*YOUR GOAL*
Repeat each entry verbatim.

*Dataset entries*
------------------------

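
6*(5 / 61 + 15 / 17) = 6000 / 1037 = 5.79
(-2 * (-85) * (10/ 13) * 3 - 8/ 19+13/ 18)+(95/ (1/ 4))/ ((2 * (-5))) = 1576591/ 4446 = 354.61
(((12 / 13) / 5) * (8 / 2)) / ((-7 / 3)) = -144 / 455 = -0.32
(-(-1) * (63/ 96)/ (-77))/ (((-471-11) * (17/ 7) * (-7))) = -3/ 2884288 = -0.00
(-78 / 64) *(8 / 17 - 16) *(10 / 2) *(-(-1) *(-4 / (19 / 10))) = -64350 / 323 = -199.23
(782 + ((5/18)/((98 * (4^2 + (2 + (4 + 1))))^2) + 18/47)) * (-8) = -6259.06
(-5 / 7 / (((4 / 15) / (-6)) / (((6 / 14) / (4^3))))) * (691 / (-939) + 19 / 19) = 0.03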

------------------------

*RESPONSE*
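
6*(5 / 61 + 15 / 17) = 6000 / 1037 = 5.79
(-2 * (-85) * (10/ 13) * 3 - 8/ 19+13/ 18)+(95/ (1/ 4))/ ((2 * (-5))) = 1576591/ 4446 = 354.61
(((12 / 13) / 5) * (8 / 2)) / ((-7 / 3)) = -144 / 455 = -0.32
(-(-1) * (63/ 96)/ (-77))/ (((-471-11) * (17/ 7) * (-7))) = -3/ 2884288 = -0.00
(-78 / 64) *(8 / 17 - 16) *(10 / 2) *(-(-1) *(-4 / (19 / 10))) = -64350 / 323 = -199.23
(782 + ((5/18)/((98 * (4^2 + (2 + (4 + 1))))^2) + 18/47)) * (-8) = -6259.06
(-5 / 7 / (((4 / 15) / (-6)) / (((6 / 14) / (4^3))))) * (691 / (-939) + 19 / 19) = 0.03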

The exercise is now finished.